What the task requires:
Return all the entries below exactly as they were given.

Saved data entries
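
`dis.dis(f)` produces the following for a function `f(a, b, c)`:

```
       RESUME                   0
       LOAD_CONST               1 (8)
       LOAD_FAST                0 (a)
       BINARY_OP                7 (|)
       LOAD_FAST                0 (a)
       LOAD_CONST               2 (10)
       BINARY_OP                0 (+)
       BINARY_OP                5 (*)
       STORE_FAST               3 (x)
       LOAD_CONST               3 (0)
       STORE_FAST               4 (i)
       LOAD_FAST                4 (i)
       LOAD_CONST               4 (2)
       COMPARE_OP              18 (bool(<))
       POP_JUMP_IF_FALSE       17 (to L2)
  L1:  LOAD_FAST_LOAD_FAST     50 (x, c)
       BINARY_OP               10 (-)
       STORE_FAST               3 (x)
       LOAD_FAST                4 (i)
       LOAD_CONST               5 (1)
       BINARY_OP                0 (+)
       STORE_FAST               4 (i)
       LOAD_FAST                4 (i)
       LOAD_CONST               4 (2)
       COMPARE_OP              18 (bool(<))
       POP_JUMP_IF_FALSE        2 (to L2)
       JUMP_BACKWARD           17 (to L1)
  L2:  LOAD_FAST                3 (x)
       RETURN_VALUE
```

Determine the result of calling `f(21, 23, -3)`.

LOAD_CONST → push 8. Stack: [8]
LOAD_FAST a → push 21. Stack: [8, 21]
BINARY_OP | → 8 | 21 = 29. Stack: [29]
LOAD_FAST a → push 21. Stack: [29, 21]
LOAD_CONST → push 10. Stack: [29, 21, 10]
BINARY_OP + → 21 + 10 = 31. Stack: [29, 31]
BINARY_OP * → 29 * 31 = 899. Stack: [899]
STORE_FAST x → x=899. Stack: []
LOAD_CONST → push 0. Stack: [0]
STORE_FAST i → i=0. Stack: []
LOAD_FAST i → push 0. Stack: [0]
LOAD_CONST → push 2. Stack: [0, 2]
COMPARE_OP bool(<) → 0 vs 2 = True. Stack: [True]
POP_JUMP_IF_FALSE → pop True; no jump. Stack: []
LOAD_FAST_LOAD_FAST x,c → push 899,-3. Stack: [899, -3]
BINARY_OP - → 899 - -3 = 902. Stack: [902]
STORE_FAST x → x=902. Stack: []
LOAD_FAST i → push 0. Stack: [0]
LOAD_CONST → push 1. Stack: [0, 1]
BINARY_OP + → 0 + 1 = 1. Stack: [1]
STORE_FAST i → i=1. Stack: []
LOAD_FAST i → push 1. Stack: [1]
LOAD_CONST → push 2. Stack: [1, 2]
COMPARE_OP bool(<) → 1 vs 2 = True. Stack: [True]
POP_JUMP_IF_FALSE → pop True; no jump. Stack: []
LOAD_FAST_LOAD_FAST x,c → push 902,-3. Stack: [902, -3]
BINARY_OP - → 902 - -3 = 905. Stack: [905]
STORE_FAST x → x=905. Stack: []
LOAD_FAST i → push 1. Stack: [1]
LOAD_CONST → push 1. Stack: [1, 1]
BINARY_OP + → 1 + 1 = 2. Stack: [2]
STORE_FAST i → i=2. Stack: []
LOAD_FAST i → push 2. Stack: [2]
LOAD_CONST → push 2. Stack: [2, 2]
COMPARE_OP bool(<) → 2 vs 2 = False. Stack: [False]
POP_JUMP_IF_FALSE → pop False; jump. Stack: []
LOAD_FAST x → push 905. Stack: [905]
RETURN_VALUE → return 905.

905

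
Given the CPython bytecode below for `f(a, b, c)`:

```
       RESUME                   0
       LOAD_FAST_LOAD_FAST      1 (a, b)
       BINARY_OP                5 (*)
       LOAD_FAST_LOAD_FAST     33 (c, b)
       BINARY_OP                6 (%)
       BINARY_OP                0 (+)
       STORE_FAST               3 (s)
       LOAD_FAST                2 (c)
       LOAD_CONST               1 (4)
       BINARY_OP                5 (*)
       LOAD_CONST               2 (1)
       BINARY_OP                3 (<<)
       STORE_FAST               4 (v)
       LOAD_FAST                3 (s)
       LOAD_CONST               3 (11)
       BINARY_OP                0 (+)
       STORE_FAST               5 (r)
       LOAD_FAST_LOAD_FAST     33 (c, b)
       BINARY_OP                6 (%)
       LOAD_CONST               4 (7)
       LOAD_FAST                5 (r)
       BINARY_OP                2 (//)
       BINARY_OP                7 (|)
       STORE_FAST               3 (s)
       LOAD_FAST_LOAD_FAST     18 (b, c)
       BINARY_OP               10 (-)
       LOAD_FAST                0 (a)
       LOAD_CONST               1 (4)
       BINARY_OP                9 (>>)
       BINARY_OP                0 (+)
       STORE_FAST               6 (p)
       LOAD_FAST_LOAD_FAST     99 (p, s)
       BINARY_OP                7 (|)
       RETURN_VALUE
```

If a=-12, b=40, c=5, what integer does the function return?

LOAD_FAST_LOAD_FAST a,b → push -12,40. Stack: [-12, 40]
BINARY_OP * → -12 * 40 = -480. Stack: [-480]
LOAD_FAST_LOAD_FAST c,b → push 5,40. Stack: [-480, 5, 40]
BINARY_OP % → 5 % 40 = 5. Stack: [-480, 5]
BINARY_OP + → -480 + 5 = -475. Stack: [-475]
STORE_FAST s → s=-475. Stack: []
LOAD_FAST c → push 5. Stack: [5]
LOAD_CONST → push 4. Stack: [5, 4]
BINARY_OP * → 5 * 4 = 20. Stack: [20]
LOAD_CONST → push 1. Stack: [20, 1]
BINARY_OP << → 20 << 1 = 40. Stack: [40]
STORE_FAST v → v=40. Stack: []
LOAD_FAST s → push -475. Stack: [-475]
LOAD_CONST → push 11. Stack: [-475, 11]
BINARY_OP + → -475 + 11 = -464. Stack: [-464]
STORE_FAST r → r=-464. Stack: []
LOAD_FAST_LOAD_FAST c,b → push 5,40. Stack: [5, 40]
BINARY_OP % → 5 % 40 = 5. Stack: [5]
LOAD_CONST → push 7. Stack: [5, 7]
LOAD_FAST r → push -464. Stack: [5, 7, -464]
BINARY_OP // → 7 // -464 = -1. Stack: [5, -1]
BINARY_OP | → 5 | -1 = -1. Stack: [-1]
STORE_FAST s → s=-1. Stack: []
LOAD_FAST_LOAD_FAST b,c → push 40,5. Stack: [40, 5]
BINARY_OP - → 40 - 5 = 35. Stack: [35]
LOAD_FAST a → push -12. Stack: [35, -12]
LOAD_CONST → push 4. Stack: [35, -12, 4]
BINARY_OP >> → -12 >> 4 = -1. Stack: [35, -1]
BINARY_OP + → 35 + -1 = 34. Stack: [34]
STORE_FAST p → p=34. Stack: []
LOAD_FAST_LOAD_FAST p,s → push 34,-1. Stack: [34, -1]
BINARY_OP | → 34 | -1 = -1. Stack: [-1]
RETURN_VALUE → return -1.

-1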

Task output:
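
`dis.dis(f)` produces the following for a function `f(a, b, c)`:

```
       RESUME                   0
       LOAD_CONST               1 (8)
       LOAD_FAST                0 (a)
       BINARY_OP                7 (|)
       LOAD_FAST                0 (a)
       LOAD_CONST               2 (10)
       BINARY_OP                0 (+)
       BINARY_OP                5 (*)
       STORE_FAST               3 (x)
       LOAD_CONST               3 (0)
       STORE_FAST               4 (i)
       LOAD_FAST                4 (i)
       LOAD_CONST               4 (2)
       COMPARE_OP              18 (bool(<))
       POP_JUMP_IF_FALSE       17 (to L2)
  L1:  LOAD_FAST_LOAD_FAST     50 (x, c)
       BINARY_OP               10 (-)
       STORE_FAST               3 (x)
       LOAD_FAST                4 (i)
       LOAD_CONST               5 (1)
       BINARY_OP                0 (+)
       STORE_FAST               4 (i)
       LOAD_FAST                4 (i)
       LOAD_CONST               4 (2)
       COMPARE_OP              18 (bool(<))
       POP_JUMP_IF_FALSE        2 (to L2)
       JUMP_BACKWARD           17 (to L1)
  L2:  LOAD_FAST                3 (x)
       RETURN_VALUE
```

Determine the result of calling `f(21, 23, -3)`.

LOAD_CONST → push 8. Stack: [8]
LOAD_FAST a → push 21. Stack: [8, 21]
BINARY_OP | → 8 | 21 = 29. Stack: [29]
LOAD_FAST a → push 21. Stack: [29, 21]
LOAD_CONST → push 10. Stack: [29, 21, 10]
BINARY_OP + → 21 + 10 = 31. Stack: [29, 31]
BINARY_OP * → 29 * 31 = 899. Stack: [899]
STORE_FAST x → x=899. Stack: []
LOAD_CONST → push 0. Stack: [0]
STORE_FAST i → i=0. Stack: []
LOAD_FAST i → push 0. Stack: [0]
LOAD_CONST → push 2. Stack: [0, 2]
COMPARE_OP bool(<) → 0 vs 2 = True. Stack: [True]
POP_JUMP_IF_FALSE → pop True; no jump. Stack: []
LOAD_FAST_LOAD_FAST x,c → push 899,-3. Stack: [899, -3]
BINARY_OP - → 899 - -3 = 902. Stack: [902]
STORE_FAST x → x=902. Stack: []
LOAD_FAST i → push 0. Stack: [0]
LOAD_CONST → push 1. Stack: [0, 1]
BINARY_OP + → 0 + 1 = 1. Stack: [1]
STORE_FAST i → i=1. Stack: []
LOAD_FAST i → push 1. Stack: [1]
LOAD_CONST → push 2. Stack: [1, 2]
COMPARE_OP bool(<) → 1 vs 2 = True. Stack: [True]
POP_JUMP_IF_FALSE → pop True; no jump. Stack: []
LOAD_FAST_LOAD_FAST x,c → push 902,-3. Stack: [902, -3]
BINARY_OP - → 902 - -3 = 905. Stack: [905]
STORE_FAST x → x=905. Stack: []
LOAD_FAST i → push 1. Stack: [1]
LOAD_CONST → push 1. Stack: [1, 1]
BINARY_OP + → 1 + 1 = 2. Stack: [2]
STORE_FAST i → i=2. Stack: []
LOAD_FAST i → push 2. Stack: [2]
LOAD_CONST → push 2. Stack: [2, 2]
COMPARE_OP bool(<) → 2 vs 2 = False. Stack: [False]
POP_JUMP_IF_FALSE → pop False; jump. Stack: []
LOAD_FAST x → push 905. Stack: [905]
RETURN_VALUE → return 905.

905

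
Given the CPython bytecode below for `f(a, b, c)`:

```
       RESUME                   0
       LOAD_FAST_LOAD_FAST      1 (a, b)
       BINARY_OP                5 (*)
       LOAD_FAST_LOAD_FAST     33 (c, b)
       BINARY_OP                6 (%)
       BINARY_OP                0 (+)
       STORE_FAST               3 (s)
       LOAD_FAST                2 (c)
       LOAD_CONST               1 (4)
       BINARY_OP                5 (*)
       LOAD_CONST               2 (1)
       BINARY_OP                3 (<<)
       STORE_FAST               4 (v)
       LOAD_FAST                3 (s)
       LOAD_CONST               3 (11)
       BINARY_OP                0 (+)
       STORE_FAST               5 (r)
       LOAD_FAST_LOAD_FAST     33 (c, b)
       BINARY_OP                6 (%)
       LOAD_CONST               4 (7)
       LOAD_FAST                5 (r)
       BINARY_OP                2 (//)
       BINARY_OP                7 (|)
       STORE_FAST               3 (s)
       LOAD_FAST_LOAD_FAST     18 (b, c)
       BINARY_OP               10 (-)
       LOAD_FAST                0 (a)
       LOAD_CONST               1 (4)
       BINARY_OP                9 (>>)
       BINARY_OP                0 (+)
       STORE_FAST               6 (p)
       LOAD_FAST_LOAD_FAST     99 (p, s)
       BINARY_OP                7 (|)
       RETURN_VALUE
```

If a=-12, b=40, c=5, what integer does the function return?

LOAD_FAST_LOAD_FAST a,b → push -12,40. Stack: [-12, 40]
BINARY_OP * → -12 * 40 = -480. Stack: [-480]
LOAD_FAST_LOAD_FAST c,b → push 5,40. Stack: [-480, 5, 40]
BINARY_OP % → 5 % 40 = 5. Stack: [-480, 5]
BINARY_OP + → -480 + 5 = -475. Stack: [-475]
STORE_FAST s → s=-475. Stack: []
LOAD_FAST c → push 5. Stack: [5]
LOAD_CONST → push 4. Stack: [5, 4]
BINARY_OP * → 5 * 4 = 20. Stack: [20]
LOAD_CONST → push 1. Stack: [20, 1]
BINARY_OP << → 20 << 1 = 40. Stack: [40]
STORE_FAST v → v=40. Stack: []
LOAD_FAST s → push -475. Stack: [-475]
LOAD_CONST → push 11. Stack: [-475, 11]
BINARY_OP + → -475 + 11 = -464. Stack: [-464]
STORE_FAST r → r=-464. Stack: []
LOAD_FAST_LOAD_FAST c,b → push 5,40. Stack: [5, 40]
BINARY_OP % → 5 % 40 = 5. Stack: [5]
LOAD_CONST → push 7. Stack: [5, 7]
LOAD_FAST r → push -464. Stack: [5, 7, -464]
BINARY_OP // → 7 // -464 = -1. Stack: [5, -1]
BINARY_OP | → 5 | -1 = -1. Stack: [-1]
STORE_FAST s → s=-1. Stack: []
LOAD_FAST_LOAD_FAST b,c → push 40,5. Stack: [40, 5]
BINARY_OP - → 40 - 5 = 35. Stack: [35]
LOAD_FAST a → push -12. Stack: [35, -12]
LOAD_CONST → push 4. Stack: [35, -12, 4]
BINARY_OP >> → -12 >> 4 = -1. Stack: [35, -1]
BINARY_OP + → 35 + -1 = 34. Stack: [34]
STORE_FAST p → p=34. Stack: []
LOAD_FAST_LOAD_FAST p,s → push 34,-1. Stack: [34, -1]
BINARY_OP | → 34 | -1 = -1. Stack: [-1]
RETURN_VALUE → return -1.

-1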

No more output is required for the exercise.